Data supplied:

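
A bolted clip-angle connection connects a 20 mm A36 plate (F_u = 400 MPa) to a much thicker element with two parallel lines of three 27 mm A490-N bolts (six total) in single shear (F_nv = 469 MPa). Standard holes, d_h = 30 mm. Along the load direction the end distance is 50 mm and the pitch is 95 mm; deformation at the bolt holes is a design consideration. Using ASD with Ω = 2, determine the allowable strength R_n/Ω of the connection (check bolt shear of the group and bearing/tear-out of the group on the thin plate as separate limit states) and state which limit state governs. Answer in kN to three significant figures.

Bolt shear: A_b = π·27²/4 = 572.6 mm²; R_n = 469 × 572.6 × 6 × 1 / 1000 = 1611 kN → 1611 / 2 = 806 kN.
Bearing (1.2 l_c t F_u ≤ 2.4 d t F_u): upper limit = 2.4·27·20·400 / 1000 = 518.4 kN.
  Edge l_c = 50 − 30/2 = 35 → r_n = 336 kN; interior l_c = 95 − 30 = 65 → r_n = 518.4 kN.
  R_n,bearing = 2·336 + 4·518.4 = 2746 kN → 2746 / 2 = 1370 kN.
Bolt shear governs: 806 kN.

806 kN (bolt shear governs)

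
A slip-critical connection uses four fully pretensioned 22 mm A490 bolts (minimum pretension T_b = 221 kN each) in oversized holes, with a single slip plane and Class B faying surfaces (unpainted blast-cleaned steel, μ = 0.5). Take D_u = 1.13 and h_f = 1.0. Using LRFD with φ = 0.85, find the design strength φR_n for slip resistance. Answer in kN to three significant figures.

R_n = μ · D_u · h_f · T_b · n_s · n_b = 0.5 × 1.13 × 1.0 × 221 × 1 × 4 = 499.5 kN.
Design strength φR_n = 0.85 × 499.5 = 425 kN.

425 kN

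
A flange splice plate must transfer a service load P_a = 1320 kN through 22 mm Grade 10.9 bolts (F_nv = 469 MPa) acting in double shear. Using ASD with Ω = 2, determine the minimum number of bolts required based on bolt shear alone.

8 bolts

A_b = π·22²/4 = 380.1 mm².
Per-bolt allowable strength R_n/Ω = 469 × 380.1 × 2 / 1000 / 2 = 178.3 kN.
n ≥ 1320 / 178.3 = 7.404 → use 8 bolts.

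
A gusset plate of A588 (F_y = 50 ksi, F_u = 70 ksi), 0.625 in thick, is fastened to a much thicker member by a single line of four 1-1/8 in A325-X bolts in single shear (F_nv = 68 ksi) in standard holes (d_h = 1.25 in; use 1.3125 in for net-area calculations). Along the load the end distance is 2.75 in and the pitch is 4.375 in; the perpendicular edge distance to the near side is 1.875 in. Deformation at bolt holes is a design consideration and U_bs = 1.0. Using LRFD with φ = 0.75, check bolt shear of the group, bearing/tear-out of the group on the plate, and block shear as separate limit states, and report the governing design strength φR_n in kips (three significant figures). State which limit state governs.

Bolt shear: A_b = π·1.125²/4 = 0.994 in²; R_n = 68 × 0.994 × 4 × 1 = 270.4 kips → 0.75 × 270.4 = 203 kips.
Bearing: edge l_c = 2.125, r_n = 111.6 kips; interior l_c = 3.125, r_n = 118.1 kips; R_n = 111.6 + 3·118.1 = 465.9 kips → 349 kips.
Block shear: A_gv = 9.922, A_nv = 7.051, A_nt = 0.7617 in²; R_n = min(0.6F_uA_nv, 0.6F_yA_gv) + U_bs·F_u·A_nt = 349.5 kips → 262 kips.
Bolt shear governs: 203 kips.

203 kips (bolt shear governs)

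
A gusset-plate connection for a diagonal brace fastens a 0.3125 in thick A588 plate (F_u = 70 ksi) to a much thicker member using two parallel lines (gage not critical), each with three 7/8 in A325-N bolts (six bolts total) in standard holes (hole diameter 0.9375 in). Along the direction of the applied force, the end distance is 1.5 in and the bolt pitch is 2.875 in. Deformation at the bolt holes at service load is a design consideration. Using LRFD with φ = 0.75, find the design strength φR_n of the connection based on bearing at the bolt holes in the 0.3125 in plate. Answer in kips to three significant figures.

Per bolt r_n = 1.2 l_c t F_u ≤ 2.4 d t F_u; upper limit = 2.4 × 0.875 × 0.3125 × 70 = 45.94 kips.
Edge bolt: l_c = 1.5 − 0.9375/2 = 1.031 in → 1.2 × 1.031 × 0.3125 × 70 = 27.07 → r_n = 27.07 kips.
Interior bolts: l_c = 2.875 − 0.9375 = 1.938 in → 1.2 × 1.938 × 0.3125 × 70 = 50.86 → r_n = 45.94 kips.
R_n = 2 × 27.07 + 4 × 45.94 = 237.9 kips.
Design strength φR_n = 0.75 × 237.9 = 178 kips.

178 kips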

Task objective: The full set of entries above should be given again exactly.

Task solution:
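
A bolted clip-angle connection connects a 20 mm A36 plate (F_u = 400 MPa) to a much thicker element with two parallel lines of three 27 mm A490-N bolts (six total) in single shear (F_nv = 469 MPa). Standard holes, d_h = 30 mm. Along the load direction the end distance is 50 mm and the pitch is 95 mm; deformation at the bolt holes is a design consideration. Using ASD with Ω = 2, determine the allowable strength R_n/Ω of the connection (check bolt shear of the group and bearing/tear-out of the group on the thin plate as separate limit states) and state which limit state governs. Answer in kN to three significant figures.

Bolt shear: A_b = π·27²/4 = 572.6 mm²; R_n = 469 × 572.6 × 6 × 1 / 1000 = 1611 kN → 1611 / 2 = 806 kN.
Bearing (1.2 l_c t F_u ≤ 2.4 d t F_u): upper limit = 2.4·27·20·400 / 1000 = 518.4 kN.
  Edge l_c = 50 − 30/2 = 35 → r_n = 336 kN; interior l_c = 95 − 30 = 65 → r_n = 518.4 kN.
  R_n,bearing = 2·336 + 4·518.4 = 2746 kN → 2746 / 2 = 1370 kN.
Bolt shear governs: 806 kN.

806 kN (bolt shear governs)

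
A slip-critical connection uses four fully pretensioned 22 mm A490 bolts (minimum pretension T_b = 221 kN each) in oversized holes, with a single slip plane and Class B faying surfaces (unpainted blast-cleaned steel, μ = 0.5). Take D_u = 1.13 and h_f = 1.0. Using LRFD with φ = 0.85, find the design strength φR_n for slip resistance. Answer in kN to three significant figures.

R_n = μ · D_u · h_f · T_b · n_s · n_b = 0.5 × 1.13 × 1.0 × 221 × 1 × 4 = 499.5 kN.
Design strength φR_n = 0.85 × 499.5 = 425 kN.

425 kN

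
A flange splice plate must transfer a service load P_a = 1320 kN through 22 mm Grade 10.9 bolts (F_nv = 469 MPa) acting in double shear. Using ASD with Ω = 2, determine the minimum number of bolts required based on bolt shear alone.

8 bolts

A_b = π·22²/4 = 380.1 mm².
Per-bolt allowable strength R_n/Ω = 469 × 380.1 × 2 / 1000 / 2 = 178.3 kN.
n ≥ 1320 / 178.3 = 7.404 → use 8 bolts.

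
A gusset plate of A588 (F_y = 50 ksi, F_u = 70 ksi), 0.625 in thick, is fastened to a much thicker member by a single line of four 1-1/8 in A325-X bolts in single shear (F_nv = 68 ksi) in standard holes (d_h = 1.25 in; use 1.3125 in for net-area calculations). Along the load the end distance is 2.75 in and the pitch is 4.375 in; the perpendicular edge distance to the near side is 1.875 in. Deformation at bolt holes is a design consideration and U_bs = 1.0. Using LRFD with φ = 0.75, check bolt shear of the group, bearing/tear-out of the group on the plate, and block shear as separate limit states, and report the governing design strength φR_n in kips (three significant figures). State which limit state governs.

Bolt shear: A_b = π·1.125²/4 = 0.994 in²; R_n = 68 × 0.994 × 4 × 1 = 270.4 kips → 0.75 × 270.4 = 203 kips.
Bearing: edge l_c = 2.125, r_n = 111.6 kips; interior l_c = 3.125, r_n = 118.1 kips; R_n = 111.6 + 3·118.1 = 465.9 kips → 349 kips.
Block shear: A_gv = 9.922, A_nv = 7.051, A_nt = 0.7617 in²; R_n = min(0.6F_uA_nv, 0.6F_yA_gv) + U_bs·F_u·A_nt = 349.5 kips → 262 kips.
Bolt shear governs: 203 kips.

203 kips (bolt shear governs)

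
A gusset-plate connection for a diagonal brace fastens a 0.3125 in thick A588 plate (F_u = 70 ksi) to a much thicker member using two parallel lines (gage not critical), each with three 7/8 in A325-N bolts (six bolts total) in standard holes (hole diameter 0.9375 in). Along the direction of the applied force, the end distance is 1.5 in and the bolt pitch is 2.875 in. Deformation at the bolt holes at service load is a design consideration. Using LRFD with φ = 0.75, find the design strength φR_n of the connection based on bearing at the bolt holes in the 0.3125 in plate. Answer in kips to three significant figures.

Per bolt r_n = 1.2 l_c t F_u ≤ 2.4 d t F_u; upper limit = 2.4 × 0.875 × 0.3125 × 70 = 45.94 kips.
Edge bolt: l_c = 1.5 − 0.9375/2 = 1.031 in → 1.2 × 1.031 × 0.3125 × 70 = 27.07 → r_n = 27.07 kips.
Interior bolts: l_c = 2.875 − 0.9375 = 1.938 in → 1.2 × 1.938 × 0.3125 × 70 = 50.86 → r_n = 45.94 kips.
R_n = 2 × 27.07 + 4 × 45.94 = 237.9 kips.
Design strength φR_n = 0.75 × 237.9 = 178 kips.

178 kips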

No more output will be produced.